## Given information
------------

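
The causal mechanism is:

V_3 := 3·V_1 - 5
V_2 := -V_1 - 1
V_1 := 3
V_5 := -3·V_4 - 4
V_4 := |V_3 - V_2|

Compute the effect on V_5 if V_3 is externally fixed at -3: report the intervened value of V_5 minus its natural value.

21

do(V_3=-3) replaces the equation V_3 := 3·V_1 - 5 with the constant V_3 = -3.
V_2 = -V_1 - 1  [with V_1=3]  = -4
V_4 = |V_3 - V_2|  [with V_3=-3, V_2=-4]  = 1
V_5 = -3·V_4 - 4  [with V_4=1]  = -7
Without intervention: V_2 = -V_1 - 1  [with V_1=3]  = -4; V_3 = 3·V_1 - 5  [with V_1=3]  = 4; V_4 = |V_3 - V_2|  [with V_3=4, V_2=-4]  = 8; V_5 = -3·V_4 - 4  [with V_4=8]  = -28.
Change = -7 − (-28) = 21.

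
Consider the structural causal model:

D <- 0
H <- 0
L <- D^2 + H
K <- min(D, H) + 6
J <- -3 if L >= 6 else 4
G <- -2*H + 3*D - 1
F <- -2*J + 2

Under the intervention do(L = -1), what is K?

The intervention breaks the incoming arrows to L: L <- D^2 + H no longer applies, and L = -1.
K is not downstream of the intervention, so its value is determined by the original equations.
K = min(D, H) + 6  [with D=0, H=0]  = 6

6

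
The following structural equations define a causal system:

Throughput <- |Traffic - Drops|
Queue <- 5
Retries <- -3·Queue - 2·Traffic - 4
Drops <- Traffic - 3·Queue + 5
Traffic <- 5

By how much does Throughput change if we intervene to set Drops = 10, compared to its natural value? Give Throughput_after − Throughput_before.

-5

do(Drops=10) replaces the equation Drops <- Traffic - 3·Queue + 5 with the constant Drops = 10.
Throughput = |Traffic - Drops|  [with Traffic=5, Drops=10]  = 5
Without intervention: Drops = Traffic - 3·Queue + 5  [with Traffic=5, Queue=5]  = -5; Throughput = |Traffic - Drops|  [with Traffic=5, Drops=-5]  = 10.
Change = 5 − 10 = -5.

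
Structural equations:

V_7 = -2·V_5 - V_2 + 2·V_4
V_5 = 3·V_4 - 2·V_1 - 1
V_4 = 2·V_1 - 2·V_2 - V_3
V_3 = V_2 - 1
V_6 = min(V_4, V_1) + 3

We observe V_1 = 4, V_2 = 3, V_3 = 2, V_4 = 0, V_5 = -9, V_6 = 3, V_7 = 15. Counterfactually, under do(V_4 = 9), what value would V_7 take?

-21

The intervention breaks the incoming arrows to V_4: V_4 = 2·V_1 - 2·V_2 - V_3 no longer applies, and V_4 = 9.
V_5 = 3·V_4 - 2·V_1 - 1  [with V_4=9, V_1=4]  = 18
V_7 = -2·V_5 - V_2 + 2·V_4  [with V_5=18, V_2=3, V_4=9]  = -21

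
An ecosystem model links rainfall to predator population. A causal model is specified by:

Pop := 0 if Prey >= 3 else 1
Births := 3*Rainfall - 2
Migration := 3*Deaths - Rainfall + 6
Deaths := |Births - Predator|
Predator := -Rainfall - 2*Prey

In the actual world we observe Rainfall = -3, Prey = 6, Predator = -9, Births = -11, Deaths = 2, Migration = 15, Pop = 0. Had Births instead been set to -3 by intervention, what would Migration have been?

Under do(Births=-3), the mechanism Births := 3*Rainfall - 2 is discarded; Births is fixed at -3.
Predator = -Rainfall - 2*Prey  [with Rainfall=-3, Prey=6]  = -9
Deaths = |Births - Predator|  [with Births=-3, Predator=-9]  = 6
Migration = 3*Deaths - Rainfall + 6  [with Deaths=6, Rainfall=-3]  = 27

27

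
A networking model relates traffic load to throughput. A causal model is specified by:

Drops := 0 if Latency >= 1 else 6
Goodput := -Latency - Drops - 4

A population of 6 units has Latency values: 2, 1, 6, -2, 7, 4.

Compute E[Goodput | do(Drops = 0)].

-7

The intervention sets Drops=0 in all 6 units regardless of Latency. Recomputing Goodput per unit gives -6, -5, -10, -2, -11, -8; average -7.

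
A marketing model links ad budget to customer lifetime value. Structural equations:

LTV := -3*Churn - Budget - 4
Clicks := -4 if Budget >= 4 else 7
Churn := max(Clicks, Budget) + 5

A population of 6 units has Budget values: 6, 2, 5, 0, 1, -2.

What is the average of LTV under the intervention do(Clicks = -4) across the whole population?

Under do(Clicks=-4), Clicks's equation is replaced by Clicks=-4 for every unit. Per-unit LTV: -43, -27, -39, -19, -23, -11. Mean = -27.

-27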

------------

## Requirement
The range runs from the line above containing "We observe V_1" to the line containing "Predator := -Rainfall - 2*Prey", inclusive. Restate those lines word for word and no others.

## Result for this task
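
We observe V_1 = 4, V_2 = 3, V_3 = 2, V_4 = 0, V_5 = -9, V_6 = 3, V_7 = 15. Counterfactually, under do(V_4 = 9), what value would V_7 take?

-21

The intervention breaks the incoming arrows to V_4: V_4 = 2·V_1 - 2·V_2 - V_3 no longer applies, and V_4 = 9.
V_5 = 3·V_4 - 2·V_1 - 1  [with V_4=9, V_1=4]  = 18
V_7 = -2·V_5 - V_2 + 2·V_4  [with V_5=18, V_2=3, V_4=9]  = -21

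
An ecosystem model links rainfall to predator population. A causal model is specified by:

Pop := 0 if Prey >= 3 else 1
Births := 3*Rainfall - 2
Migration := 3*Deaths - Rainfall + 6
Deaths := |Births - Predator|
Predator := -Rainfall - 2*Prey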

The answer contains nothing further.